• TASK GOAL: In the records that follow, the lines from the one containing "Let the demand and supply for taxi" to the one containing "Consider the market for entry-level", inclusive, are to be given again exactly.

------ LISTED RECORDS

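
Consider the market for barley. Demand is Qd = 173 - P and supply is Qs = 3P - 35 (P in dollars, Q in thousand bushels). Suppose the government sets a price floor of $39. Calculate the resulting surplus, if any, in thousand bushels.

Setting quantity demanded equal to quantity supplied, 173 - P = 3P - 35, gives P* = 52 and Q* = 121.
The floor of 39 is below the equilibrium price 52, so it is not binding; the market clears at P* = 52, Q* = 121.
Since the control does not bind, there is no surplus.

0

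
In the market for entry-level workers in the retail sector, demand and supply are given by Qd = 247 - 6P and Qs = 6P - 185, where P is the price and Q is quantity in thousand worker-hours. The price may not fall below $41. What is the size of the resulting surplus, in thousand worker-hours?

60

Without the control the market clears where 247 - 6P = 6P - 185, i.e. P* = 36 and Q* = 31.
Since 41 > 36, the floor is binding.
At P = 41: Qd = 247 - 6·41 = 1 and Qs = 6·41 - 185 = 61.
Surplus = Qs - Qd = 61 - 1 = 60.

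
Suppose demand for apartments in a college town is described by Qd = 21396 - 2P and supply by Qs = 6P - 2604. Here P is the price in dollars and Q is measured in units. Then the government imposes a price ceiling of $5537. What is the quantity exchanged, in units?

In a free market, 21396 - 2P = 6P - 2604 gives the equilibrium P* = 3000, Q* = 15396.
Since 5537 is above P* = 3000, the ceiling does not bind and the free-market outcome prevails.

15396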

------------
------ LISTED RECORDS

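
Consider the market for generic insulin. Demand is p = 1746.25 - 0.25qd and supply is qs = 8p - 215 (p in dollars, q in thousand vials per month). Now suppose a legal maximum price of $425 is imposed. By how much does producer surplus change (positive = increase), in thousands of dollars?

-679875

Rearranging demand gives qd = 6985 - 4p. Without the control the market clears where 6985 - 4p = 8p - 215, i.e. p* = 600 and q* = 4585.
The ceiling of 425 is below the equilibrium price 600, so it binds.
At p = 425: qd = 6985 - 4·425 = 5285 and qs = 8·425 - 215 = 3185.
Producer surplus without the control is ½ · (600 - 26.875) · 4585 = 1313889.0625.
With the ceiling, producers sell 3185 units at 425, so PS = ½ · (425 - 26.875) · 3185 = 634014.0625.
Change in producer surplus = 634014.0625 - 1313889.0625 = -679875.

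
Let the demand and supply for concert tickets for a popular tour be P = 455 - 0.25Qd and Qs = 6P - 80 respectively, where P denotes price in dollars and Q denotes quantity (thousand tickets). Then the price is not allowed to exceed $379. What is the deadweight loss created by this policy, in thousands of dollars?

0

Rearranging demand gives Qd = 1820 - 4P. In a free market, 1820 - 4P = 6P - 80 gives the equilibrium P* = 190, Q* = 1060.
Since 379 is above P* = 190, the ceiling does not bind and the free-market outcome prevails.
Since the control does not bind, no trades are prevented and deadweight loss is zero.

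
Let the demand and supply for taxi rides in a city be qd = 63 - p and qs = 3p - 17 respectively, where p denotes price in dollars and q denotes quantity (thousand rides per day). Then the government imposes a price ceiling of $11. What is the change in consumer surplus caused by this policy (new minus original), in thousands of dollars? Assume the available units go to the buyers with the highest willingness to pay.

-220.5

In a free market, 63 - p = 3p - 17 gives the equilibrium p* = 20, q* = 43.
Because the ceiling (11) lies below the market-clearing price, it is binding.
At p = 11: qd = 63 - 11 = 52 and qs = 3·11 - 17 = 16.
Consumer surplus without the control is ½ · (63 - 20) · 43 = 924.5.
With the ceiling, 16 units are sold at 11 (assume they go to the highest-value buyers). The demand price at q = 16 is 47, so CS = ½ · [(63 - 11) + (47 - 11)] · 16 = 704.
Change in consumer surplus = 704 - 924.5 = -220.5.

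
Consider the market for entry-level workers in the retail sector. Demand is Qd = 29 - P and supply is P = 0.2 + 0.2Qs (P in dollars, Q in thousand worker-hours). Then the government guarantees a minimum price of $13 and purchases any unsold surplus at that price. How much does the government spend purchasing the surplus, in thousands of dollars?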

------------

• ANSWER SECTION:
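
Let the demand and supply for taxi rides in a city be qd = 63 - p and qs = 3p - 17 respectively, where p denotes price in dollars and q denotes quantity (thousand rides per day). Then the government imposes a price ceiling of $11. What is the change in consumer surplus caused by this policy (new minus original), in thousands of dollars? Assume the available units go to the buyers with the highest willingness to pay.

-220.5

In a free market, 63 - p = 3p - 17 gives the equilibrium p* = 20, q* = 43.
Because the ceiling (11) lies below the market-clearing price, it is binding.
At p = 11: qd = 63 - 11 = 52 and qs = 3·11 - 17 = 16.
Consumer surplus without the control is ½ · (63 - 20) · 43 = 924.5.
With the ceiling, 16 units are sold at 11 (assume they go to the highest-value buyers). The demand price at q = 16 is 47, so CS = ½ · [(63 - 11) + (47 - 11)] · 16 = 704.
Change in consumer surplus = 704 - 924.5 = -220.5.

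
Consider the market for entry-level workers in the retail sector. Demand is Qd = 29 - P and supply is P = 0.2 + 0.2Qs (P in dollars, Q in thousand worker-hours). Then the government guarantees a minimum price of $13 and purchases any unsold surplus at that price. How much does the government spend purchasing the surplus, in thousands of dollars?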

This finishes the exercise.